▶ _HOW TO COMPLETE THIS TASK_
Go over the data and copy out each line with "removal" in it.

------------------------------------------------

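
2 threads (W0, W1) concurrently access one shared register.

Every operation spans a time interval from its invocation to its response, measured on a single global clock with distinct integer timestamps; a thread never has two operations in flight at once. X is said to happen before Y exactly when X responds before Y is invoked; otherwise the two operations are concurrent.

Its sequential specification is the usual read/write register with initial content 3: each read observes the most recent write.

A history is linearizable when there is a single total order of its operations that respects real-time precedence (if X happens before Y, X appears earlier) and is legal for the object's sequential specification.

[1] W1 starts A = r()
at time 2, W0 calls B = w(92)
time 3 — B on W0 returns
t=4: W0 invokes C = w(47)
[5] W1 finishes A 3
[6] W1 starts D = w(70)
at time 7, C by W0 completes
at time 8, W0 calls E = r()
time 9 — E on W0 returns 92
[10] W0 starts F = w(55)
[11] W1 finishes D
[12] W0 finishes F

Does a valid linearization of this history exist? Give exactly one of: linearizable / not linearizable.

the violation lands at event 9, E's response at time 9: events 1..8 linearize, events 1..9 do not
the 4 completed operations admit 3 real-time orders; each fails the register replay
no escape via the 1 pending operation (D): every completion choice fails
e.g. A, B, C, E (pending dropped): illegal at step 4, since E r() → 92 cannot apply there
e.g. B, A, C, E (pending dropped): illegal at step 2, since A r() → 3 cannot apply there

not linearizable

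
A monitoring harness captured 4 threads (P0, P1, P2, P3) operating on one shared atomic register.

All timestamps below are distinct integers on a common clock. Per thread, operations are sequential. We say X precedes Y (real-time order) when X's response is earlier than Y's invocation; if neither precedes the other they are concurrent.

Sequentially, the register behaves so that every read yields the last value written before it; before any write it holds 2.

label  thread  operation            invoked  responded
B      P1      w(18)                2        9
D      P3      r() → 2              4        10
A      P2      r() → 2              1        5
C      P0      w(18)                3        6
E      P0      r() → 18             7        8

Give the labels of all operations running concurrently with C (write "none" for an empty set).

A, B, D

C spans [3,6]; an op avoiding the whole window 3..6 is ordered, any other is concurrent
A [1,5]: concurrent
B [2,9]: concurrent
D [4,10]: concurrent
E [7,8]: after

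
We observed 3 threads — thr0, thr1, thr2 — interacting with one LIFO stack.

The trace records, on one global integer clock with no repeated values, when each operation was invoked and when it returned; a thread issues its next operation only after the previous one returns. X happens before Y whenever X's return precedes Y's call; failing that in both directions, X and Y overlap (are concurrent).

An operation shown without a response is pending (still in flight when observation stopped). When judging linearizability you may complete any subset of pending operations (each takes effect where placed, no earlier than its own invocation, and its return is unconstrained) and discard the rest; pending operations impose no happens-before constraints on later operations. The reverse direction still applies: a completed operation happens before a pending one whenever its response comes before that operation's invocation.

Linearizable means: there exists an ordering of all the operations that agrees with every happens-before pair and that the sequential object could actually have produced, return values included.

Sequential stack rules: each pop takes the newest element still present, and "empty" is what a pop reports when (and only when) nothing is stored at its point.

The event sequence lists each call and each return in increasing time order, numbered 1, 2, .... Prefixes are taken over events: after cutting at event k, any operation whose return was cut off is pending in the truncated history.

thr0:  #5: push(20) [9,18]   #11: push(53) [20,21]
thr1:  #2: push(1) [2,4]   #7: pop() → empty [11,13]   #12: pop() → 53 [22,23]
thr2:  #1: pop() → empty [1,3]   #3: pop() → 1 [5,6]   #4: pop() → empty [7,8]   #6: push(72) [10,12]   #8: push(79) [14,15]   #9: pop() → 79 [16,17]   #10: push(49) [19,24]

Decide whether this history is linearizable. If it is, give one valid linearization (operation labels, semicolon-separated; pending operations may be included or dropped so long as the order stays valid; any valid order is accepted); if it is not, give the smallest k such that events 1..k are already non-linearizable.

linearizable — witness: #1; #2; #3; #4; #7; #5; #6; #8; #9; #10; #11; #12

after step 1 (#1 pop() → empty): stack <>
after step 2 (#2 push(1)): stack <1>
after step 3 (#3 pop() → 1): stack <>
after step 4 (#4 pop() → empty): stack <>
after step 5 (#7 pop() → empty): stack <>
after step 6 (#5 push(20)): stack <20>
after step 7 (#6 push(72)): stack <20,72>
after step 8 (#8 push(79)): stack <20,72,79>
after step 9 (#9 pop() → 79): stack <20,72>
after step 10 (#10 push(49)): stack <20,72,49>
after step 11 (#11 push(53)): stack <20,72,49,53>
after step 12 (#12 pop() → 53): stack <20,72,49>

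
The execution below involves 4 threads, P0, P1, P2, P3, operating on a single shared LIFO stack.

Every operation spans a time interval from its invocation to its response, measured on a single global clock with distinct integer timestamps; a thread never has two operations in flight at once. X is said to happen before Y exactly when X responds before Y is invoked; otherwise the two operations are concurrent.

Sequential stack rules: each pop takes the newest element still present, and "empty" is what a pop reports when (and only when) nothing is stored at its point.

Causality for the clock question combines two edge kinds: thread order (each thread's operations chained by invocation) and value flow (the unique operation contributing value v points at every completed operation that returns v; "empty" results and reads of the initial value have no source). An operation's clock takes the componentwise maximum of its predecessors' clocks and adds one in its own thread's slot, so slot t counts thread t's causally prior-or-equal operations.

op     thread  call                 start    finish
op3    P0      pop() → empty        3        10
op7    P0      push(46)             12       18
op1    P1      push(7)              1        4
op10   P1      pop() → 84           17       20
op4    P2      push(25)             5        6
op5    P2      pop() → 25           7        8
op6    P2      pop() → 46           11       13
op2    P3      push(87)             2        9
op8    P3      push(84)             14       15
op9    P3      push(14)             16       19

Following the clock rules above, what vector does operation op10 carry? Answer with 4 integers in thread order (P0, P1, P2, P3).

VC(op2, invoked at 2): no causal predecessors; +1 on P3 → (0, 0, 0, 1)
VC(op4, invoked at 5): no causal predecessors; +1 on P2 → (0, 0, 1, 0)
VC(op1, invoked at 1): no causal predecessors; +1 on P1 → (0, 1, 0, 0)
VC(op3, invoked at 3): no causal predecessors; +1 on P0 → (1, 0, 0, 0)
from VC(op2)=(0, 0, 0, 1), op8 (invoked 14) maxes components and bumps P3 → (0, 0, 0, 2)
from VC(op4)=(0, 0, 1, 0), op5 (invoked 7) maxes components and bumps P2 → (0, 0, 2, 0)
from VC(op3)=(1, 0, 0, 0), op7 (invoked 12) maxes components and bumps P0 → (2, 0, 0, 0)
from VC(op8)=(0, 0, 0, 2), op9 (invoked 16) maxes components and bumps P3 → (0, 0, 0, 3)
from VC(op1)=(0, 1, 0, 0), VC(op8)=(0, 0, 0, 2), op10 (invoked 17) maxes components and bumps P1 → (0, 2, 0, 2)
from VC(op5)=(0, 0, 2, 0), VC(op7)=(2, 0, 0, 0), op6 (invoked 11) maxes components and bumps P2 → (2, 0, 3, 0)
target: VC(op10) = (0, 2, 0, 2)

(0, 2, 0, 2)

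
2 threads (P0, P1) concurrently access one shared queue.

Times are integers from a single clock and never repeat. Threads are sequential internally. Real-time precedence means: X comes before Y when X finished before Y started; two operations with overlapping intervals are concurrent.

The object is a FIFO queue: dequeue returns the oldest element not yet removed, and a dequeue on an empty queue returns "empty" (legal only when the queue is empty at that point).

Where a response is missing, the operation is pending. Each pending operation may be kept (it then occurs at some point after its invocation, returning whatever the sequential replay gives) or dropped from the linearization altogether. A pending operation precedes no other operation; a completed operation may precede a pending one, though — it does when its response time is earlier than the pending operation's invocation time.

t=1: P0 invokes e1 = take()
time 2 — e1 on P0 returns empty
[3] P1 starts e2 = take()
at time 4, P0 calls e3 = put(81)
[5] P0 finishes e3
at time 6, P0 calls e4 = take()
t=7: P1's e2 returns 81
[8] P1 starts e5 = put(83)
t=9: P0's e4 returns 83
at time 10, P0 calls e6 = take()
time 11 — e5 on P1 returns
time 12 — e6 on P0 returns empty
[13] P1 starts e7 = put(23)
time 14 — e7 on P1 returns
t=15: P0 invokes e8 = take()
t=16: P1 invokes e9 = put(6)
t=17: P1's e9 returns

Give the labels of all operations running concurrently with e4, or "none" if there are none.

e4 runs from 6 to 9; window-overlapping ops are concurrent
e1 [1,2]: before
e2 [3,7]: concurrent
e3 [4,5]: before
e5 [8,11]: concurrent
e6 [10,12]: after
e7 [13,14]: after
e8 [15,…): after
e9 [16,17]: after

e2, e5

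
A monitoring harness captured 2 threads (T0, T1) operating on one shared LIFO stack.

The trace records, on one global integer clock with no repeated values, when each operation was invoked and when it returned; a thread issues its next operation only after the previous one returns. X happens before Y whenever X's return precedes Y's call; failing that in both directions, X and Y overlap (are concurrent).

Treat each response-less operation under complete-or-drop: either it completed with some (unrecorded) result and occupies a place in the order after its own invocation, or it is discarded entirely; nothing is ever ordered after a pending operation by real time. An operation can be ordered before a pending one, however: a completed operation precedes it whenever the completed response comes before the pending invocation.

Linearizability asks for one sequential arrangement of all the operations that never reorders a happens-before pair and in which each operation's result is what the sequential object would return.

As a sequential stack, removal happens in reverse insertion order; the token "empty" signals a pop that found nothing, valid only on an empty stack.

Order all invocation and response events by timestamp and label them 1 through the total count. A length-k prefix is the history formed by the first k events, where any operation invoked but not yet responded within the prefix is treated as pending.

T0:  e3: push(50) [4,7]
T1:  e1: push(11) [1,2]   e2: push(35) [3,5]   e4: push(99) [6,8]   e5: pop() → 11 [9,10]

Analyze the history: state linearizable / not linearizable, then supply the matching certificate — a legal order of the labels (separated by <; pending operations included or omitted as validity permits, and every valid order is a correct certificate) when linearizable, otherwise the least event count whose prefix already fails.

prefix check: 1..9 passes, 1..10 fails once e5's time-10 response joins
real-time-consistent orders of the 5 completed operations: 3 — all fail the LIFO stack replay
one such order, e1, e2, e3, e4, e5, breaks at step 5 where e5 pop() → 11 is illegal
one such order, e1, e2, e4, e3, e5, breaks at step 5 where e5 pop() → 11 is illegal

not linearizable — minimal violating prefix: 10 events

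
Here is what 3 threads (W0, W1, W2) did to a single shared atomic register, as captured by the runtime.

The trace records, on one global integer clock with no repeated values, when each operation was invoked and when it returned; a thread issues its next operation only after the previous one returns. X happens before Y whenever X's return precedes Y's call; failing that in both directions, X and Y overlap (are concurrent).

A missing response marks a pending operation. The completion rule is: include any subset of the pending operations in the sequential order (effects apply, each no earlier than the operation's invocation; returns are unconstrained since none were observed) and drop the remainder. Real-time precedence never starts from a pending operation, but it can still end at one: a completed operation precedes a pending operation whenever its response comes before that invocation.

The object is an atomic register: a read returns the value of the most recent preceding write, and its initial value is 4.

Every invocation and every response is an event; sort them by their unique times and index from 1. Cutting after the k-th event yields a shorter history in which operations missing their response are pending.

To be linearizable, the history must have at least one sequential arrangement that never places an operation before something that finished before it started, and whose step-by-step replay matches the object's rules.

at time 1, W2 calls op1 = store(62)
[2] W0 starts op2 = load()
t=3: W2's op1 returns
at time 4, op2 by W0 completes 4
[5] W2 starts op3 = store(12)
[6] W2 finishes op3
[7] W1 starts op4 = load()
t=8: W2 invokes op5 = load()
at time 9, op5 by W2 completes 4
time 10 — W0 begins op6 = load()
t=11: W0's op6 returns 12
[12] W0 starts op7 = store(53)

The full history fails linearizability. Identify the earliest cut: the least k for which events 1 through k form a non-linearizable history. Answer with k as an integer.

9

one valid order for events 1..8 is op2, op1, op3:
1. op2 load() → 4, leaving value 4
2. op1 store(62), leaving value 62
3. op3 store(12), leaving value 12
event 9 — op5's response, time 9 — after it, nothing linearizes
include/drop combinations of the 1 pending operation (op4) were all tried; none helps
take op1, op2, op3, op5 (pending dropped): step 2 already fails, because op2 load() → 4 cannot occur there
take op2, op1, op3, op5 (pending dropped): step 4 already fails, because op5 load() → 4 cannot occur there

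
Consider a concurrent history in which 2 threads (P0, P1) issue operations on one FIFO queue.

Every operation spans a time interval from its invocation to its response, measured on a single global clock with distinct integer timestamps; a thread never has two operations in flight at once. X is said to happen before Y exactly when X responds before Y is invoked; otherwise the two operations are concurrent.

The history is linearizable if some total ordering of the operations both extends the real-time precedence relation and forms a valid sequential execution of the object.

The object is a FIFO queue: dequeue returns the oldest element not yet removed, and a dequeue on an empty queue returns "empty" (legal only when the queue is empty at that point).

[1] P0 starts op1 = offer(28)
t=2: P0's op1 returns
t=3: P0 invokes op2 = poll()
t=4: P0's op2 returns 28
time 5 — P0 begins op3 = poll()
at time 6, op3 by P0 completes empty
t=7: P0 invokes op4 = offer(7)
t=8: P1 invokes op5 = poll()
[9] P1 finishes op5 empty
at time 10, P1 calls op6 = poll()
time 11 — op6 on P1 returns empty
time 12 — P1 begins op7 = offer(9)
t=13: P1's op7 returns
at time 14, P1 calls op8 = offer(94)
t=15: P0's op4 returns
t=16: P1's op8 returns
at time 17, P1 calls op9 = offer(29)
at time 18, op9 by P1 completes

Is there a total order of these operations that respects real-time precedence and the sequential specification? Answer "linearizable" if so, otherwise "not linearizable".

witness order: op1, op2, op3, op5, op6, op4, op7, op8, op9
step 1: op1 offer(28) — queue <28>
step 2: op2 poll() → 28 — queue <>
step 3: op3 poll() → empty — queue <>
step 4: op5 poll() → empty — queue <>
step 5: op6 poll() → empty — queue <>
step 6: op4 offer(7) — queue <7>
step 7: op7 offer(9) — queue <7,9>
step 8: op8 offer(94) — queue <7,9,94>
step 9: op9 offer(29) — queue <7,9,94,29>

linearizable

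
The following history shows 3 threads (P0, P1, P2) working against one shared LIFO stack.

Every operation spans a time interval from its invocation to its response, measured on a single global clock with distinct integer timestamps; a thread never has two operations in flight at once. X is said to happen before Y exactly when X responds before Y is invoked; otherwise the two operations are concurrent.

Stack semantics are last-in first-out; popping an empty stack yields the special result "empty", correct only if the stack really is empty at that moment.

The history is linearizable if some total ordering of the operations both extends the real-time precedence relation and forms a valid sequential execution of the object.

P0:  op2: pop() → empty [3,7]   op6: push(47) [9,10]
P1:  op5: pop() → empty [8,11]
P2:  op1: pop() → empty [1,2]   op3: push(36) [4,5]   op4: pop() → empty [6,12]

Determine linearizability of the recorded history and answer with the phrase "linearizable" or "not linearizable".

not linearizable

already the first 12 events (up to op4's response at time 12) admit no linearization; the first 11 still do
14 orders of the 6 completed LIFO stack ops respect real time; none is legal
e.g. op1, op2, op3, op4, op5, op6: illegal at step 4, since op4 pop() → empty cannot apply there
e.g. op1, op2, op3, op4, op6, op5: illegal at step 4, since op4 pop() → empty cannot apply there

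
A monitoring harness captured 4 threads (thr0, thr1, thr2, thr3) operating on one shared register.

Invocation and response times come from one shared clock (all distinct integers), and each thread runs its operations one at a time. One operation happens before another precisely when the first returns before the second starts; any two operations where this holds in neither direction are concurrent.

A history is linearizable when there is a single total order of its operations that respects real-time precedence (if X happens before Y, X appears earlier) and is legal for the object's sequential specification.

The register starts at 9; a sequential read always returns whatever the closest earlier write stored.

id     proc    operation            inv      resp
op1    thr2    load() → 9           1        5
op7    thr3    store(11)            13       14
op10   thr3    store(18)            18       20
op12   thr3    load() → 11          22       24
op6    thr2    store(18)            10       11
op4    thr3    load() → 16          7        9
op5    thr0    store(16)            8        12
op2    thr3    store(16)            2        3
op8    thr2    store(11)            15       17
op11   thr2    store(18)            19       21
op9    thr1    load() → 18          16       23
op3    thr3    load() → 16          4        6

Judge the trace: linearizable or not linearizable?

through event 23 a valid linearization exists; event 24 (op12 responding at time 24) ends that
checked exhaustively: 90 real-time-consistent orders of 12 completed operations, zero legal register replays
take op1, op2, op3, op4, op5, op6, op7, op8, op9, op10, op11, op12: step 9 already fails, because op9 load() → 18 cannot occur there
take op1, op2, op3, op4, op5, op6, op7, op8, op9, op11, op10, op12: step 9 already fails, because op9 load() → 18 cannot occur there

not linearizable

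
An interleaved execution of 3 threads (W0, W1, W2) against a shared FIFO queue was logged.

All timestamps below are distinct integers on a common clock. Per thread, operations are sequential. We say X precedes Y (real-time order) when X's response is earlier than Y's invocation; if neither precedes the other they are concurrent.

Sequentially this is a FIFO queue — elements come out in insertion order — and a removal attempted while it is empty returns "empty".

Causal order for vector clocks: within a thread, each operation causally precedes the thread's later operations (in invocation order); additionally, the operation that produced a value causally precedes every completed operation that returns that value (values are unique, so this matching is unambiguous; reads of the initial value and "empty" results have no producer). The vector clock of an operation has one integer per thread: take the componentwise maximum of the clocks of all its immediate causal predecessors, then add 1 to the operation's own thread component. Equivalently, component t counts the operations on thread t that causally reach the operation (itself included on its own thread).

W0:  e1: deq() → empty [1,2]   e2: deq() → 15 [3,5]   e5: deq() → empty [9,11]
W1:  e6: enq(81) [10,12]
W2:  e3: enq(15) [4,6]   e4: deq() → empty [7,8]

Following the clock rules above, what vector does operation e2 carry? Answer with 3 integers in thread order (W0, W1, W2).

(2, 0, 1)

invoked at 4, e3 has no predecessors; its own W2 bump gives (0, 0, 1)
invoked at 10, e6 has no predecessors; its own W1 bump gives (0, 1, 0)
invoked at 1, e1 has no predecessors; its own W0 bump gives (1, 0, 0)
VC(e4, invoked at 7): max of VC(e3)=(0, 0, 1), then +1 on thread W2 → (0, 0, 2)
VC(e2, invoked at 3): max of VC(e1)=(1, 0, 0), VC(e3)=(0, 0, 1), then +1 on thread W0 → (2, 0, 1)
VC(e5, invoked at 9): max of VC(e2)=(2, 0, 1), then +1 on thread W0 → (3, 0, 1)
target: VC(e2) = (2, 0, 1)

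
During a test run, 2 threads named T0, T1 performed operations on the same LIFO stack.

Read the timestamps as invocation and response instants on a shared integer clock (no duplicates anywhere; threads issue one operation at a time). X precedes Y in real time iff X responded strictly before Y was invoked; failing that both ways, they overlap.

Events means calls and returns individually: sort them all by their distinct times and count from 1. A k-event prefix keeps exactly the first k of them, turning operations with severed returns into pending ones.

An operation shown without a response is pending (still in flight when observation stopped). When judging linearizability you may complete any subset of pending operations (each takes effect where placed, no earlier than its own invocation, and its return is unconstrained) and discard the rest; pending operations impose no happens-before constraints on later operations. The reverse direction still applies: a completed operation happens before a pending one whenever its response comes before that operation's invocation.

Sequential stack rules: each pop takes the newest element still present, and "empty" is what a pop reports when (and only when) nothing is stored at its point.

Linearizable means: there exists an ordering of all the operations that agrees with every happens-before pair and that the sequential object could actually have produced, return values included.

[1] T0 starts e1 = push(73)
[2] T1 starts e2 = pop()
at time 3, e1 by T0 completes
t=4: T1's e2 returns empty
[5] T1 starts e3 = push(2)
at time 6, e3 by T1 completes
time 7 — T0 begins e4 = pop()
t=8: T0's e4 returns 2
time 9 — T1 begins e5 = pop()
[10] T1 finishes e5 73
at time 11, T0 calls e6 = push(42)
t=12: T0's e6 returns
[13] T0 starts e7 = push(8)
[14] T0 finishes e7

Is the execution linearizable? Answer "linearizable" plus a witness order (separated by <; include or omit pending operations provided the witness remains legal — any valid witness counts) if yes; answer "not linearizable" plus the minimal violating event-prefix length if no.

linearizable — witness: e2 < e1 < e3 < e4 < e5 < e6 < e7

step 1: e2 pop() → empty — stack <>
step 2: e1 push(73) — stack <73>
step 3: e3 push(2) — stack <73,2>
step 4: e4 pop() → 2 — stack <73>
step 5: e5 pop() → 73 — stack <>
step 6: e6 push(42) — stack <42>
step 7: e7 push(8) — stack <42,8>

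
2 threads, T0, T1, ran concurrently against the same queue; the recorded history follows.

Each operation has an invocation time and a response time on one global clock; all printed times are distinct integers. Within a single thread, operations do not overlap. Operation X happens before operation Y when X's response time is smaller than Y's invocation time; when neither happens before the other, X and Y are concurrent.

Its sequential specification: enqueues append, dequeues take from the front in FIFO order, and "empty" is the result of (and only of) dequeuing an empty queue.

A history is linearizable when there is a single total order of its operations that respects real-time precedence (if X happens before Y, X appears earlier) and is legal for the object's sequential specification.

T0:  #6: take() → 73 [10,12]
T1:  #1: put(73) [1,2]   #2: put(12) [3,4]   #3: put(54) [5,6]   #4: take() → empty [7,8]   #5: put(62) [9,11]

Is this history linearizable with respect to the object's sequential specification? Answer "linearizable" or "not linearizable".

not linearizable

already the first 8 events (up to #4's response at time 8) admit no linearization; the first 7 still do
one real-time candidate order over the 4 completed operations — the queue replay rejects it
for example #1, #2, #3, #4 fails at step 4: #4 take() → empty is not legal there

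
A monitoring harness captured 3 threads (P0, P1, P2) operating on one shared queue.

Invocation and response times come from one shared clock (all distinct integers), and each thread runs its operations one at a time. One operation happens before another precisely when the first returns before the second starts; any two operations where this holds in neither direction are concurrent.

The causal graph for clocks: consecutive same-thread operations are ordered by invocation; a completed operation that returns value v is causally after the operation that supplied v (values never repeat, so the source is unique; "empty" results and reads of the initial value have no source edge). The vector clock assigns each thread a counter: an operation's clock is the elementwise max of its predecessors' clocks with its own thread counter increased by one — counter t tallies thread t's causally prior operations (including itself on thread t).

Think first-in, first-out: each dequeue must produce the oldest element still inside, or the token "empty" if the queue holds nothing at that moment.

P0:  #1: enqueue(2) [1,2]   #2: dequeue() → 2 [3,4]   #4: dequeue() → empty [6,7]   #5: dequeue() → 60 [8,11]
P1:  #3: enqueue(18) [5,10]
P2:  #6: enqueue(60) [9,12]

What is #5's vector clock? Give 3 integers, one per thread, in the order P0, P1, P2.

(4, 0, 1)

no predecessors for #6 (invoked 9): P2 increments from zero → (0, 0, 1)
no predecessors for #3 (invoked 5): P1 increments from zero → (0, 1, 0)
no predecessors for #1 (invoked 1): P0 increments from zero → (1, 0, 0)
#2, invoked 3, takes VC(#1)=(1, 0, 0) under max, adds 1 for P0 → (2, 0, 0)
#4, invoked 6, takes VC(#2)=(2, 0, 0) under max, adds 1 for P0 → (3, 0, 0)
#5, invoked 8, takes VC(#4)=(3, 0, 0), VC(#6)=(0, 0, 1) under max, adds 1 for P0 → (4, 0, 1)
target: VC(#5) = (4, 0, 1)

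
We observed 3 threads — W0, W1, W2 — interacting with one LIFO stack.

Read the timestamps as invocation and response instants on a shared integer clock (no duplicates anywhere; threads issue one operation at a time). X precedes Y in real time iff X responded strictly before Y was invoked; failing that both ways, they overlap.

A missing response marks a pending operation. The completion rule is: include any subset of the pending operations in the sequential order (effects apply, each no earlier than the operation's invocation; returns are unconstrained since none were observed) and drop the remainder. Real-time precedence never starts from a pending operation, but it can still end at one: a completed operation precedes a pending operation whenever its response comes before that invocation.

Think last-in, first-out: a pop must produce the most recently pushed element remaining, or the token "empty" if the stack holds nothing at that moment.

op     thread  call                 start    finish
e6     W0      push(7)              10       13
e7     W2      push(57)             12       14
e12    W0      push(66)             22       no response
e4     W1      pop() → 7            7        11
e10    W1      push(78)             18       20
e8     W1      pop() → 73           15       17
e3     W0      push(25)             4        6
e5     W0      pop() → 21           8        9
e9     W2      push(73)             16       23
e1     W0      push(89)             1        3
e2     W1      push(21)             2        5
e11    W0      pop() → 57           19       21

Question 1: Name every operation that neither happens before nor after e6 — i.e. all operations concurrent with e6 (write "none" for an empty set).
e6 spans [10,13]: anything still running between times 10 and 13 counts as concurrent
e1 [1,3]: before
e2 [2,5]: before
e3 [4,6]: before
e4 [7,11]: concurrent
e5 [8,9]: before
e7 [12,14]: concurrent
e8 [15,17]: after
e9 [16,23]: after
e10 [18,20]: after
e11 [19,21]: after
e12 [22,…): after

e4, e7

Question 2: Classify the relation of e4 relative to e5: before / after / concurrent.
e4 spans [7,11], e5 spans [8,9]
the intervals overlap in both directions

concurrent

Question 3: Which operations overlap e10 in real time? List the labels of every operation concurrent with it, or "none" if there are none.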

------------------------------------------------

▶ _ANSWER SPACE_
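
As a sequential stack, removal happens in reverse insertion order; the token "empty" signals a pop that found nothing, valid only on an empty stack.
Sequentially this is a FIFO queue — elements come out in insertion order — and a removal attempted while it is empty returns "empty".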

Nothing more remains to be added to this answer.